→ **PROBLEM TO WORK ON**:
When the line with "Two fertiliser producers" appears below, start repeating lines exactly, and keep going through the line with "Drake and Echo"; add nothing outside that span.

[Collected data entries]
===

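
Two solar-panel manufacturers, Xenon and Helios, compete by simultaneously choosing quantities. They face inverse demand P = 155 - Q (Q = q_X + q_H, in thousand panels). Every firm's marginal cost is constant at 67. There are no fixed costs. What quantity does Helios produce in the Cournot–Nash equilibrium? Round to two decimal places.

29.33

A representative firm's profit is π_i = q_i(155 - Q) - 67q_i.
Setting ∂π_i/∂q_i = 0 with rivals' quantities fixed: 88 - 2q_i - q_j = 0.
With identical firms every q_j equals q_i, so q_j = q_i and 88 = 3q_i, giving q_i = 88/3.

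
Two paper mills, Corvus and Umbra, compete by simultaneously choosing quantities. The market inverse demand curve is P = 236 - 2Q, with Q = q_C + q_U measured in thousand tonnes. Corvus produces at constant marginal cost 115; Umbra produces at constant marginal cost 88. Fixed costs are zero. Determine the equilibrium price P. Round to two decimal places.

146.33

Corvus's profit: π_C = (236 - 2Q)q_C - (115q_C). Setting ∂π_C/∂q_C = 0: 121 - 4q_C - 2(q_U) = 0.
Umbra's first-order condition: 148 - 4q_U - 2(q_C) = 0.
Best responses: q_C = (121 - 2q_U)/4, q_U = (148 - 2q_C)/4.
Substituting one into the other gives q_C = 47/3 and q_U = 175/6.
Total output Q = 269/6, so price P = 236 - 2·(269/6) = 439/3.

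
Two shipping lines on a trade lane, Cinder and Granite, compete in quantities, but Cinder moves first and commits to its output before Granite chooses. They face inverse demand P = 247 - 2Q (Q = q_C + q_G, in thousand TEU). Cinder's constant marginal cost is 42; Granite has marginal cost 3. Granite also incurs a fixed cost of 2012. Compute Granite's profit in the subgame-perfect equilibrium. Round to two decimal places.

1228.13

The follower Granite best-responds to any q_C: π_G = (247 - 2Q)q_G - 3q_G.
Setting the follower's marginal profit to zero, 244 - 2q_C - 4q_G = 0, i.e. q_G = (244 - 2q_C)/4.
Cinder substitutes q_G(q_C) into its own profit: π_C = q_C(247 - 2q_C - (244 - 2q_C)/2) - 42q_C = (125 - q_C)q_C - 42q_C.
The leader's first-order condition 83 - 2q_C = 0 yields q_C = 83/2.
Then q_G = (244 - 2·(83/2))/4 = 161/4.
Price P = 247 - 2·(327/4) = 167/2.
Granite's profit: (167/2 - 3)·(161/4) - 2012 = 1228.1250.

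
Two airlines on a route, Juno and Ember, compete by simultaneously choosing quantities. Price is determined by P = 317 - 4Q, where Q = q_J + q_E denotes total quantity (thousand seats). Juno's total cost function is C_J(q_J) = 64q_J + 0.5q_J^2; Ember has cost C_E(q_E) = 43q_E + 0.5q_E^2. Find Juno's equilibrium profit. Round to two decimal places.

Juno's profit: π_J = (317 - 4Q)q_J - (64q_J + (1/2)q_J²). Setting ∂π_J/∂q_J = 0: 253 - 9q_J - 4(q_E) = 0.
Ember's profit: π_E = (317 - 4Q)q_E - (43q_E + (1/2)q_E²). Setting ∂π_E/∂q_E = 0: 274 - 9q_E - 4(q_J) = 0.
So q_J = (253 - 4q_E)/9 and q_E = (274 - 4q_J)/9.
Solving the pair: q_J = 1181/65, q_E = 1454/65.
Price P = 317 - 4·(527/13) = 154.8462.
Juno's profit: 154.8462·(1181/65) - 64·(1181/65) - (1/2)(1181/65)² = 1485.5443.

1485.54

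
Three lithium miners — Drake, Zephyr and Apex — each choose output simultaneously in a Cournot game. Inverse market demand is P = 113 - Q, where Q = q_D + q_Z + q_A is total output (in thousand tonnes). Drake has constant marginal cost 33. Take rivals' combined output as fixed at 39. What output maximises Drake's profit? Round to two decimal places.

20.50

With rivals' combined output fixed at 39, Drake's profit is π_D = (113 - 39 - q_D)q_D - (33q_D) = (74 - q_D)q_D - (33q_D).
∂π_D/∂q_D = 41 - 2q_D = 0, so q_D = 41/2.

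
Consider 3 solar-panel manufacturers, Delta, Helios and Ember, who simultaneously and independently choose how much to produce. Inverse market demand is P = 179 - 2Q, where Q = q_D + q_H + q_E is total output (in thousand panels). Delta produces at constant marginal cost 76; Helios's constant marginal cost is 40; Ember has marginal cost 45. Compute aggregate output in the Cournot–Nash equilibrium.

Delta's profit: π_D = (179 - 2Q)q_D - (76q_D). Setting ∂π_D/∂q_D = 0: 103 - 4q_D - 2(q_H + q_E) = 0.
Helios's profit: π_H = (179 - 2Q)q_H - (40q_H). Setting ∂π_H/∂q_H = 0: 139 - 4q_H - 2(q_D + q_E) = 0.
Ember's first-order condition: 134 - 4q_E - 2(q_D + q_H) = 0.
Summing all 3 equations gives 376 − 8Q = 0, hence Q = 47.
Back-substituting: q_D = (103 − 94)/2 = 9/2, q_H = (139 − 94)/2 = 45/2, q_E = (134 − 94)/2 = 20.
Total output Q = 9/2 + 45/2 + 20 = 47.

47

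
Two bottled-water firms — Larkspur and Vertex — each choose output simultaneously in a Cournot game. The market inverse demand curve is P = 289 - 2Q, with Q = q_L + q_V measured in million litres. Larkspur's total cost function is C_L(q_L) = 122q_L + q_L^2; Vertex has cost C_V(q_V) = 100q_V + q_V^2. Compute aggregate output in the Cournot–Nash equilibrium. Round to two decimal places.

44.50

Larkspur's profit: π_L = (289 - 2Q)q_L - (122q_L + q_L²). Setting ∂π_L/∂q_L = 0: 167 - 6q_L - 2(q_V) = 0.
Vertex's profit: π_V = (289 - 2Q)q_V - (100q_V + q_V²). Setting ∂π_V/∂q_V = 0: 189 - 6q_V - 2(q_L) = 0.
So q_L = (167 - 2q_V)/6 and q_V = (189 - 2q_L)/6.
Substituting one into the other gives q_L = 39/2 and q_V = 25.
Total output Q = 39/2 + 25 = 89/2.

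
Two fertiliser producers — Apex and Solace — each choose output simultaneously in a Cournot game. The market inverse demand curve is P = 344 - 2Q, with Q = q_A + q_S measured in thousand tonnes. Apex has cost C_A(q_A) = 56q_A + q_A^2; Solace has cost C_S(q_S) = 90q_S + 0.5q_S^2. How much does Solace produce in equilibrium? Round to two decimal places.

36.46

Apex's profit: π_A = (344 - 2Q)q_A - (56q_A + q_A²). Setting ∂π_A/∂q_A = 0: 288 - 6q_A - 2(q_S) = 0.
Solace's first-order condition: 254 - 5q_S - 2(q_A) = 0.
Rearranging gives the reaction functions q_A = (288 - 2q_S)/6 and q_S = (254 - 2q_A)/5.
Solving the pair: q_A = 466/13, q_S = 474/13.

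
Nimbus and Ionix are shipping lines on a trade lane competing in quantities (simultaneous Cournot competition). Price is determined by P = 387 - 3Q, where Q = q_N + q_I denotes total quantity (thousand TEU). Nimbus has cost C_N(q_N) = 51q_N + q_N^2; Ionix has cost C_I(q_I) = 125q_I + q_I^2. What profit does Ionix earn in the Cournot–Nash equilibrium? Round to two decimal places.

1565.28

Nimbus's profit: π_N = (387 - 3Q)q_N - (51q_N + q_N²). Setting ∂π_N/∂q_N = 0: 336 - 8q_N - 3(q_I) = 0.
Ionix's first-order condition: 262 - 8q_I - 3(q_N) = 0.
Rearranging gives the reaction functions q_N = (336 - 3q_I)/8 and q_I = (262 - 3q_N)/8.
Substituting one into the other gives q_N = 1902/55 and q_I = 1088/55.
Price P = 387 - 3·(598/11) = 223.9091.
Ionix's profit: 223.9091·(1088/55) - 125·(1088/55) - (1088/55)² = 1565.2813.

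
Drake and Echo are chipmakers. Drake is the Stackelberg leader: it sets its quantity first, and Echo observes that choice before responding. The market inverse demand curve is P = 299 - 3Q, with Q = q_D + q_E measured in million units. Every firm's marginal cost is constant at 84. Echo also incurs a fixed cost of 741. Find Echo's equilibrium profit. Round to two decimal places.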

===

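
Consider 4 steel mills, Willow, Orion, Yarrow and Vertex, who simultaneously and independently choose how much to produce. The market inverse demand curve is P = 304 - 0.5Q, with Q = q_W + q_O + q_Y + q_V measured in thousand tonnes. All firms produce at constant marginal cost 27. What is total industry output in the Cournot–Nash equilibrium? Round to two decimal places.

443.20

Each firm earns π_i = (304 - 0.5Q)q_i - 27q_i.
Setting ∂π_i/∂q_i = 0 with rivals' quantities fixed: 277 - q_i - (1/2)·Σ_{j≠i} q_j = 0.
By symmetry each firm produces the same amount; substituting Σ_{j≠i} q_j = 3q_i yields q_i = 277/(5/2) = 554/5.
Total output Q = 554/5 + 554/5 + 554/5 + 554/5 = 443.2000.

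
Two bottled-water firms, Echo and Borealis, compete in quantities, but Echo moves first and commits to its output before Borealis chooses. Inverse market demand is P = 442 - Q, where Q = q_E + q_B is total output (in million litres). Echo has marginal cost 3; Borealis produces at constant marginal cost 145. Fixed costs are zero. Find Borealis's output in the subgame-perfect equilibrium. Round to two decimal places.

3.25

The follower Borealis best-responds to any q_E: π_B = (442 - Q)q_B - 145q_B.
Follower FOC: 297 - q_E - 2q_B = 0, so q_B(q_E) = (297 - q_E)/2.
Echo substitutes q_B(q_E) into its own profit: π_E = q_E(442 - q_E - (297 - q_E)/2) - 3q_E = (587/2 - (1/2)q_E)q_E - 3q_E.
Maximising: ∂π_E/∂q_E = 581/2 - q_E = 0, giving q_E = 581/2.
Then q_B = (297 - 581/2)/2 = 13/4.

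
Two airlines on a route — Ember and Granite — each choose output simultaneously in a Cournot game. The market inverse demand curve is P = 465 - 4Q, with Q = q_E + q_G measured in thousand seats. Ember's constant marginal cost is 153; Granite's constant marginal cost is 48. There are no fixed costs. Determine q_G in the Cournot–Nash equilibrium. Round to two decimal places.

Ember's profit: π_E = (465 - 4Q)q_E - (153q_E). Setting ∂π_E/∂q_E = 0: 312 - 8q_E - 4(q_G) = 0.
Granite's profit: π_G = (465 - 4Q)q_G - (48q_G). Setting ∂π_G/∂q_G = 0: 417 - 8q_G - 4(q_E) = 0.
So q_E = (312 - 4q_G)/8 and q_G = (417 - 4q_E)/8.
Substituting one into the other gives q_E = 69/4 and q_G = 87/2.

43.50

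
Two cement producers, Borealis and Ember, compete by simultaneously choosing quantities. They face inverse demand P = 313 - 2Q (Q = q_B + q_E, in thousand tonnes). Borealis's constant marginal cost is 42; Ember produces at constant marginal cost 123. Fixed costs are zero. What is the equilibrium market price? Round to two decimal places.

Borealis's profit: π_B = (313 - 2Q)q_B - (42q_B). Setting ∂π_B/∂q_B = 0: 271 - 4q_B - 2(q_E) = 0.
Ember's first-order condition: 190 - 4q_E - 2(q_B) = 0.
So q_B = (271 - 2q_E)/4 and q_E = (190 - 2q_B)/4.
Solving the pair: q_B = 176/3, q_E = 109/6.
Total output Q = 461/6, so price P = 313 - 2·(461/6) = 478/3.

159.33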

===

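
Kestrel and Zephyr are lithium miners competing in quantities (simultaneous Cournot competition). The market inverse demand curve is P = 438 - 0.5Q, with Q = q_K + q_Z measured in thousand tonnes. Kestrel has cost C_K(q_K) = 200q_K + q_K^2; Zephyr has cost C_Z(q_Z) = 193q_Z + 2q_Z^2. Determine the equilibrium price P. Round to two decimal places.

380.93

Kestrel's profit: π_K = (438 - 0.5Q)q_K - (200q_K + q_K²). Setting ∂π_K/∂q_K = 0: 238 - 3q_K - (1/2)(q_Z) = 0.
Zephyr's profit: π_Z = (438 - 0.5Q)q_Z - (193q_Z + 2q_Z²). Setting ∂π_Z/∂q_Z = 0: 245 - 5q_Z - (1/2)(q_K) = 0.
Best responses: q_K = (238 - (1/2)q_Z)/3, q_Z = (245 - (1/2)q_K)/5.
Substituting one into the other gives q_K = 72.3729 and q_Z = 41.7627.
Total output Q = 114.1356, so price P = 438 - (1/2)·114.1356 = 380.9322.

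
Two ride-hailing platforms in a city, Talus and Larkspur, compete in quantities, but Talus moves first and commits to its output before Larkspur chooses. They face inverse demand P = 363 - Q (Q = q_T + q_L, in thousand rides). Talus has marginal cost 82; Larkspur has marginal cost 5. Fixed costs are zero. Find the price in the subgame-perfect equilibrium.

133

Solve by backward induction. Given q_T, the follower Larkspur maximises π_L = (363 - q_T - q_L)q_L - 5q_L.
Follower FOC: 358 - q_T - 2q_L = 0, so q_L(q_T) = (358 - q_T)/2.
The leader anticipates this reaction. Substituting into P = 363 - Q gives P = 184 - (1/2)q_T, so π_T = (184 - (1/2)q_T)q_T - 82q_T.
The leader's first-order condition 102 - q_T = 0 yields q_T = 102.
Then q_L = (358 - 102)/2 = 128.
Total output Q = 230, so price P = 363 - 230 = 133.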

===

→ **TASK RESPONSE**:
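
Two fertiliser producers — Apex and Solace — each choose output simultaneously in a Cournot game. The market inverse demand curve is P = 344 - 2Q, with Q = q_A + q_S measured in thousand tonnes. Apex has cost C_A(q_A) = 56q_A + q_A^2; Solace has cost C_S(q_S) = 90q_S + 0.5q_S^2. How much does Solace produce in equilibrium? Round to two decimal places.

36.46

Apex's profit: π_A = (344 - 2Q)q_A - (56q_A + q_A²). Setting ∂π_A/∂q_A = 0: 288 - 6q_A - 2(q_S) = 0.
Solace's first-order condition: 254 - 5q_S - 2(q_A) = 0.
Rearranging gives the reaction functions q_A = (288 - 2q_S)/6 and q_S = (254 - 2q_A)/5.
Solving the pair: q_A = 466/13, q_S = 474/13.

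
Nimbus and Ionix are shipping lines on a trade lane competing in quantities (simultaneous Cournot competition). Price is determined by P = 387 - 3Q, where Q = q_N + q_I denotes total quantity (thousand TEU). Nimbus has cost C_N(q_N) = 51q_N + q_N^2; Ionix has cost C_I(q_I) = 125q_I + q_I^2. What profit does Ionix earn in the Cournot–Nash equilibrium? Round to two decimal places.

1565.28

Nimbus's profit: π_N = (387 - 3Q)q_N - (51q_N + q_N²). Setting ∂π_N/∂q_N = 0: 336 - 8q_N - 3(q_I) = 0.
Ionix's first-order condition: 262 - 8q_I - 3(q_N) = 0.
Rearranging gives the reaction functions q_N = (336 - 3q_I)/8 and q_I = (262 - 3q_N)/8.
Substituting one into the other gives q_N = 1902/55 and q_I = 1088/55.
Price P = 387 - 3·(598/11) = 223.9091.
Ionix's profit: 223.9091·(1088/55) - 125·(1088/55) - (1088/55)² = 1565.2813.

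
Drake and Echo are chipmakers. Drake is the Stackelberg leader: it sets its quantity first, and Echo observes that choice before responding. The market inverse demand curve is P = 299 - 3Q, with Q = q_D + q_E measured in million units. Every firm's marginal cost is constant at 84. Echo also incurs a fixed cost of 741. Find Echo's equilibrium profit. Round to two decimal places.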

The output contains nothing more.